[Stored items]
* * * *

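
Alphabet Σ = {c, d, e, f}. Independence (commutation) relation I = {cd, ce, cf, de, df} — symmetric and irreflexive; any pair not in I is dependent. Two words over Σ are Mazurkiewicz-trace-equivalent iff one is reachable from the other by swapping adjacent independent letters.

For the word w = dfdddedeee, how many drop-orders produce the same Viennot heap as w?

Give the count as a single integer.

0(d) covers ∅
1(f) covers ∅
2(d) covers 0:d
3(d) covers 2:d
4(d) covers 3:d
5(e) covers 1:f
6(d) covers 4:d
7(e) covers 5:e
8(e) covers 7:e
9(e) covers 8:e
floor of heap: 0:d, 1:f
completions by unplaced set U, small U first (add the entries for U minus each lowest piece of U):
  |U|=1: {6}:1  {9}:1
  |U|=2: {4,6}:1  {6,9}:2  {8,9}:1
  |U|=3: {3,4,6}:1  {4,6,9}:3  {6,8,9}:3  {7,8,9}:1
  |U|=4: {2,3,4,6}:1  {3,4,6,9}:4  {4,6,8,9}:6  {5,7,8,9}:1  {6,7,8,9}:4
  |U|=5: {0,2,3,4,6}:1  {1,5,7,8,9}:1  {2,3,4,6,9}:5  {3,4,6,8,9}:10  {4,6,7,8,9}:10  {5,6,7,8,9}:5
  |U|=6: {0,2,3,4,6,9}:6  {1,5,6,7,8,9}:6  {2,3,4,6,8,9}:15  {3,4,6,7,8,9}:20  {4,5,6,7,8,9}:15
  |U|=7: {0,2,3,4,6,8,9}:21  {1,4,5,6,7,8,9}:21  {2,3,4,6,7,8,9}:35  {3,4,5,6,7,8,9}:35
  |U|=8: {0,2,3,4,6,7,8,9}:56  {1,3,4,5,6,7,8,9}:56  {2,3,4,5,6,7,8,9}:70
  start at 0(d): 126
  start at 1(f): 126
sum over floor = 252

252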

* * * *

> EXERCISE BRIEF: The answer should consist of the lines from the first line of the entries through the line with "For the word", copied exactly.

> SOLVED PROBLEM:
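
Alphabet Σ = {c, d, e, f}. Independence (commutation) relation I = {cd, ce, cf, de, df} — symmetric and irreflexive; any pair not in I is dependent. Two words over Σ are Mazurkiewicz-trace-equivalent iff one is reachable from the other by swapping adjacent independent letters.

For the word w = dfdddedeee, how many drop-orders produce the same Viennot heap as w?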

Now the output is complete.